§ WHAT YOU HAVE TO DO
Using the data beneath this instruction, retype only the lines from the one that contains "- A 32-tooth" down to the one that contains "- A 15-tooth", both included, exactly as they appear.

§ DATA EXTRACTS

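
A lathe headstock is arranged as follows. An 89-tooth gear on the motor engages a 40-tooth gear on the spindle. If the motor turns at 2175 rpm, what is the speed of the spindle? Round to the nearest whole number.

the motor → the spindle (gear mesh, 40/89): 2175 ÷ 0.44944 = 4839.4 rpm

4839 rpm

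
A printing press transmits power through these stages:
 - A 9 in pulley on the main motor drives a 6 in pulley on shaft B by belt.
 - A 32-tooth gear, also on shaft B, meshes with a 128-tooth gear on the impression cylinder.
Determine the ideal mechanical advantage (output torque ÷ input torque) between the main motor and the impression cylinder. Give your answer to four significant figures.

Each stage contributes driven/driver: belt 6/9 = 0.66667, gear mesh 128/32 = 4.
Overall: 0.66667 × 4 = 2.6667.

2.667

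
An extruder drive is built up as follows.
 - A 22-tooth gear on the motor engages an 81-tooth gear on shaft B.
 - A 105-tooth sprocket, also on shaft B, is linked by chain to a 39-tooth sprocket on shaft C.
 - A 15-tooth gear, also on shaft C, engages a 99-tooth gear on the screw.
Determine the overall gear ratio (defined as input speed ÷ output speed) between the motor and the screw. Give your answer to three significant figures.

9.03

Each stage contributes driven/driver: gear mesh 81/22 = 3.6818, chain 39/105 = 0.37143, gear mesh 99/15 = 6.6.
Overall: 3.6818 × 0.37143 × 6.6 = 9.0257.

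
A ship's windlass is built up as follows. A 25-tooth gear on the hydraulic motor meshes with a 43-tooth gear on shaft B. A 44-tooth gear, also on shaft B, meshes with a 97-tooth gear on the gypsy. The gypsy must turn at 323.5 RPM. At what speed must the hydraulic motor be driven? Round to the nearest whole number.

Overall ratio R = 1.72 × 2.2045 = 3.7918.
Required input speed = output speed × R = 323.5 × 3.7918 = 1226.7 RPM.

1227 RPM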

...

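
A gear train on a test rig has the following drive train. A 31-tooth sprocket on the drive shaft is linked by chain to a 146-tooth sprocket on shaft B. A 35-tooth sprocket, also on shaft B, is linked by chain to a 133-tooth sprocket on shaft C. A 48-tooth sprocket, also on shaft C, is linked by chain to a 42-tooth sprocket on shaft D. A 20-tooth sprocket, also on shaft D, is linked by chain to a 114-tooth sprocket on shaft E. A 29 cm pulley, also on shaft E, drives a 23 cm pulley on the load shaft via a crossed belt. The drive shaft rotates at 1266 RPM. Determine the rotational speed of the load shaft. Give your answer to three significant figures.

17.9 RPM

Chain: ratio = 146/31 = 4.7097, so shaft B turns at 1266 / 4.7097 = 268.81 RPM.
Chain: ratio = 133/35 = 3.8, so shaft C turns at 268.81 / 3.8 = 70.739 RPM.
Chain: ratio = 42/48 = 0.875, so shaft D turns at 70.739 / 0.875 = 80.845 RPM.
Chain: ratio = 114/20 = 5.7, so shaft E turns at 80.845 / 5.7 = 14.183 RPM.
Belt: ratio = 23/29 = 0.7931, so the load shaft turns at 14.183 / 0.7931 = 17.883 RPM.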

§ ANSWER TO THE EXERCISE
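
 - A 32-tooth gear, also on shaft B, meshes with a 128-tooth gear on the impression cylinder.
Determine the ideal mechanical advantage (output torque ÷ input torque) between the main motor and the impression cylinder. Give your answer to four significant figures.

Each stage contributes driven/driver: belt 6/9 = 0.66667, gear mesh 128/32 = 4.
Overall: 0.66667 × 4 = 2.6667.

2.667

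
An extruder drive is built up as follows.
 - A 22-tooth gear on the motor engages an 81-tooth gear on shaft B.
 - A 105-tooth sprocket, also on shaft B, is linked by chain to a 39-tooth sprocket on shaft C.
 - A 15-tooth gear, also on shaft C, engages a 99-tooth gear on the screw.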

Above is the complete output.